TASK BRIEF
Say how many lines of the listing below contain "clusters", giving the number and nothing else.

========================================

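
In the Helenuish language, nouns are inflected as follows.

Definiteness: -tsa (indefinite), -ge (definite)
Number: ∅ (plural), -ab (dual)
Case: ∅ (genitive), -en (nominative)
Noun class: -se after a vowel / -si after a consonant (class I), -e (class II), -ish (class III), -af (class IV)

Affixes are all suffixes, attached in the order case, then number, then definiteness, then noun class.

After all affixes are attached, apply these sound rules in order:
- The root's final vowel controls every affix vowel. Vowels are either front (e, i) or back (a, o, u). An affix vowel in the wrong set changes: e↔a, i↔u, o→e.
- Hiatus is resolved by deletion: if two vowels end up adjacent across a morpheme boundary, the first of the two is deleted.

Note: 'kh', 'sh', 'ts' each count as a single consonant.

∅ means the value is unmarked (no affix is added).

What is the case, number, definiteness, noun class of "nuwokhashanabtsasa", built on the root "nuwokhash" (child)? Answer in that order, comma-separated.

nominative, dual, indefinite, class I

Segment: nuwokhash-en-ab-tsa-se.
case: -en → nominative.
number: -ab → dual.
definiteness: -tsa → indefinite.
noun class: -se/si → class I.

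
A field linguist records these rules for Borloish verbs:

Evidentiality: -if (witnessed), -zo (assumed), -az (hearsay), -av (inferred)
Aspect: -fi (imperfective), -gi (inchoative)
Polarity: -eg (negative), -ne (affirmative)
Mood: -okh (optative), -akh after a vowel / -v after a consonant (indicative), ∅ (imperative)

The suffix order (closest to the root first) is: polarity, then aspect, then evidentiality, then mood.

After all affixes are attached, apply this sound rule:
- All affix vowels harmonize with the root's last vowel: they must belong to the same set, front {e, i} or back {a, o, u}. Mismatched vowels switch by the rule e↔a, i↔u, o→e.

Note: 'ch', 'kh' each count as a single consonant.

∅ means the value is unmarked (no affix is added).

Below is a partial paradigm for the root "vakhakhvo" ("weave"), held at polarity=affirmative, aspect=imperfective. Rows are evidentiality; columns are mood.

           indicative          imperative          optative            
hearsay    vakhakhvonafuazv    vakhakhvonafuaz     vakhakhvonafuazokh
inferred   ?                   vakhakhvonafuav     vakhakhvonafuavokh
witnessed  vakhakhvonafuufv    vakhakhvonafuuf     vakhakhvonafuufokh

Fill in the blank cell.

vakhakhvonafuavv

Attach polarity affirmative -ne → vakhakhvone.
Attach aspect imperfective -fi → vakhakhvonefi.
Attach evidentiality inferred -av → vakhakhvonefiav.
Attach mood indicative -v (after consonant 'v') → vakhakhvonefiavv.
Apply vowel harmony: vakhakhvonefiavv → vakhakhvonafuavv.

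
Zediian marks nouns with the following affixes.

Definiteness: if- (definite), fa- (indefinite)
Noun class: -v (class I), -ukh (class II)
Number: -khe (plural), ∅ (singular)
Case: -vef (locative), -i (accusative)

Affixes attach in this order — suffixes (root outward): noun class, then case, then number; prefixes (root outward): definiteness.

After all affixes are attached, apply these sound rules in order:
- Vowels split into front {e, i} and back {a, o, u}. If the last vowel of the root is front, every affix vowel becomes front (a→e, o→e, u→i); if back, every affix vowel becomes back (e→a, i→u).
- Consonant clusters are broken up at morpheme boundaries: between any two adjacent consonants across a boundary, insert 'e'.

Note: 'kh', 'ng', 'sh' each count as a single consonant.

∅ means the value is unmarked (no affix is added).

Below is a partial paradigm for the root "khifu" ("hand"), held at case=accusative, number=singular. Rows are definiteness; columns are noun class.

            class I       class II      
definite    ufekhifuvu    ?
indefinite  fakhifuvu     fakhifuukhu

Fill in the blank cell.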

========================================

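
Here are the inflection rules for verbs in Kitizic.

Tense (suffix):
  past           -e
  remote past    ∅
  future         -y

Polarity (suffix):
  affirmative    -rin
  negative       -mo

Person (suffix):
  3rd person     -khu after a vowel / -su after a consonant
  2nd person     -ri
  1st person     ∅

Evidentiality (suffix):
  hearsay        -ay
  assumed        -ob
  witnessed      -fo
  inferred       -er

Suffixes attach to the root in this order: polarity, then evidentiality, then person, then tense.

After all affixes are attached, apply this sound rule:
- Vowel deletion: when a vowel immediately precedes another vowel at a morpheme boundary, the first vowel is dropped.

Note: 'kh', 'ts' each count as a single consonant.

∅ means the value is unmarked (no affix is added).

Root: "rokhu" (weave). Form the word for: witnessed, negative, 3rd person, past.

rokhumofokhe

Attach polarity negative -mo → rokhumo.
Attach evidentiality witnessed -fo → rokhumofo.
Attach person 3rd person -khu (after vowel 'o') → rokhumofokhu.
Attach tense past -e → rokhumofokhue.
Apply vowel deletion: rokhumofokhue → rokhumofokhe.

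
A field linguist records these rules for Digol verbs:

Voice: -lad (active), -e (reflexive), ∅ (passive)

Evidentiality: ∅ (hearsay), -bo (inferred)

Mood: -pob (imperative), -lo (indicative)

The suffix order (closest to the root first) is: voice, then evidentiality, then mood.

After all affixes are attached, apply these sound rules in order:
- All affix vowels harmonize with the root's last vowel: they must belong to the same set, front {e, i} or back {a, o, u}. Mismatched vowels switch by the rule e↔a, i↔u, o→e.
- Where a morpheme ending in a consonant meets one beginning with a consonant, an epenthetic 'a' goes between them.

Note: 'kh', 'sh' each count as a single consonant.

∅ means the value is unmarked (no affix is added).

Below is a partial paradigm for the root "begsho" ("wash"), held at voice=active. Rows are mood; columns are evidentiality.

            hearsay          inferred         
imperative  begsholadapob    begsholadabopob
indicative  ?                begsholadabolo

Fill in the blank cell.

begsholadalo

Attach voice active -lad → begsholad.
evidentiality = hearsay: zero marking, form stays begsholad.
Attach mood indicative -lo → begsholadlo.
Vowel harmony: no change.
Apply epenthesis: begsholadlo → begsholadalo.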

========================================

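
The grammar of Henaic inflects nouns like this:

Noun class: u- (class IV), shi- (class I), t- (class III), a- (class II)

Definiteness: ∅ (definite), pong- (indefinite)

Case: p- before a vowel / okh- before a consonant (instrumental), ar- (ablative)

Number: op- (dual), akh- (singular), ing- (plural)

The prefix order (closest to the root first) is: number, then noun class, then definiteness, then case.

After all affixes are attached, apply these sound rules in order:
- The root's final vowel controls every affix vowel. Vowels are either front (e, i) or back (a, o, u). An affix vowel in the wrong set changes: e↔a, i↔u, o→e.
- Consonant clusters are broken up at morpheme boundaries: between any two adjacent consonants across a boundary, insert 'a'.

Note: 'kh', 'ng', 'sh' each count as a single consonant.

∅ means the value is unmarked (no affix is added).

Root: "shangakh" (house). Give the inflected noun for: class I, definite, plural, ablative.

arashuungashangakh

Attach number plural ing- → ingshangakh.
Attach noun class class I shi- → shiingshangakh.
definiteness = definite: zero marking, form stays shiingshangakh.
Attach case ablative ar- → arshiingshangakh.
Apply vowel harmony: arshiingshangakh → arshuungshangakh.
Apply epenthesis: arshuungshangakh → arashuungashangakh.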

========================================

ANSWER TO THIS TASK
2